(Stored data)
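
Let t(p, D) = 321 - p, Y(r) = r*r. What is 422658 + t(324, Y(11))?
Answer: 422655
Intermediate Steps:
Y(r) = r²
422658 + t(324, Y(11)) = 422658 + (321 - 1*324) = 422658 + (321 - 324) = 422658 - 3 = 422655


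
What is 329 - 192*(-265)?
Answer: 51209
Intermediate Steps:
329 - 192*(-265) = 329 + 50880 = 51209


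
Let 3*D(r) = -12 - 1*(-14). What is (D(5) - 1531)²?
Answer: 21077281/9 ≈ 2.3419e+6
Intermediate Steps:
D(r) = ⅔ (D(r) = (-12 - 1*(-14))/3 = (-12 + 14)/3 = (⅓)*2 = ⅔)
(D(5) - 1531)² = (⅔ - 1531)² = (-4591/3)² = 21077281/9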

■ The task:
Out of the preceding entries, pull every line containing the string "What".

■ Solution:
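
Let t(p, D) = 321 - p, Y(r) = r*r. What is 422658 + t(324, Y(11))?
What is 329 - 192*(-265)?
Let 3*D(r) = -12 - 1*(-14). What is (D(5) - 1531)²?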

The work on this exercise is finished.